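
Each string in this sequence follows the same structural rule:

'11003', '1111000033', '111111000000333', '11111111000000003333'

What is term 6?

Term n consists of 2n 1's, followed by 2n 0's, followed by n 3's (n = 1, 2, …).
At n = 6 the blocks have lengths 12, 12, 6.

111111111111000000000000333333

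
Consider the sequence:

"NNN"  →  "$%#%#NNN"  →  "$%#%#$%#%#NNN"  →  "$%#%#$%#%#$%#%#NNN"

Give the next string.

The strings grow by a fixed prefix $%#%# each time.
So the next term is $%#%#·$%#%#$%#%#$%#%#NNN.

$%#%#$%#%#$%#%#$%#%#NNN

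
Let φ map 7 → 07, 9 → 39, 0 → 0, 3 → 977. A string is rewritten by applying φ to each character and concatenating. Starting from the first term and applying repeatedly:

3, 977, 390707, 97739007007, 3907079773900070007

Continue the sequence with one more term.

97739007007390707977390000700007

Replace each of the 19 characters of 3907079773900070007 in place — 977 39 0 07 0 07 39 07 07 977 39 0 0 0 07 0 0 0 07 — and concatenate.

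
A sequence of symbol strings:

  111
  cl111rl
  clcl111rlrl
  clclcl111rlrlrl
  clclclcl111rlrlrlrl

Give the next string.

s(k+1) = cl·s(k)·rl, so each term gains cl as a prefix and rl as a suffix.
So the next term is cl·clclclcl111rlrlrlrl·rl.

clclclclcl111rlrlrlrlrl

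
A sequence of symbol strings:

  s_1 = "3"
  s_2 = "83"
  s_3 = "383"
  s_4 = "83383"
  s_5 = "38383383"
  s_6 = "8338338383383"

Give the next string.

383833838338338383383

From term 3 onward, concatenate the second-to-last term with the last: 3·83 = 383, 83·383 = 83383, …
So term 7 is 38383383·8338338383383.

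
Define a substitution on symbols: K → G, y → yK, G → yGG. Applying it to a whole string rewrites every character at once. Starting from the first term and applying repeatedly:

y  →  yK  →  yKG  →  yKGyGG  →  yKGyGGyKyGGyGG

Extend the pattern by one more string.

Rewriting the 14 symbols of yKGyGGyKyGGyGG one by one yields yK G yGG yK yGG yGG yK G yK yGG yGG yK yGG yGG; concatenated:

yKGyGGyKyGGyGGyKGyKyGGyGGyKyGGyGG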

□ □ □

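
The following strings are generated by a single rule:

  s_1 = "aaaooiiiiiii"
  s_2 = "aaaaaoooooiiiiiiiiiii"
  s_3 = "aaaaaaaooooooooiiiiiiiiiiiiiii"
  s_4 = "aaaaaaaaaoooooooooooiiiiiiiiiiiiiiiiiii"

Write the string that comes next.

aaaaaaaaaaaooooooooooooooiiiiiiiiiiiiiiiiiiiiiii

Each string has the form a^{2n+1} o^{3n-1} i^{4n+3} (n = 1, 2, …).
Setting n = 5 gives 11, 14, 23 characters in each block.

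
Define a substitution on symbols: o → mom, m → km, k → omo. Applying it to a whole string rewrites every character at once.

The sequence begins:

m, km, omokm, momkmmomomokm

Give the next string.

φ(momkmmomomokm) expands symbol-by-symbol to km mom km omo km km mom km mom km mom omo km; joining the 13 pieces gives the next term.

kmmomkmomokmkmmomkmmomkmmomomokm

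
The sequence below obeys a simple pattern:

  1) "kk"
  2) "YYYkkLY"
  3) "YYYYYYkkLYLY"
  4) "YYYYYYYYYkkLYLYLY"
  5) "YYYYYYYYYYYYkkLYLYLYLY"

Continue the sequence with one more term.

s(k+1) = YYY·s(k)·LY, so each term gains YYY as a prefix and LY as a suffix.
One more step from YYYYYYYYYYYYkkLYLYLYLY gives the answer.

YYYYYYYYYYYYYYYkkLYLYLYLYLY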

□ □ □

Check each line of the listing for "every". Show those that have it.

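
Define a substitution on symbols: K → G, y → yK, G → yGG. Applying it to a whole string rewrites every character at once. Starting from the first term and applying repeatedly:
Define a substitution on symbols: o → mom, m → km, k → omo. Applying it to a whole string rewrites every character at once.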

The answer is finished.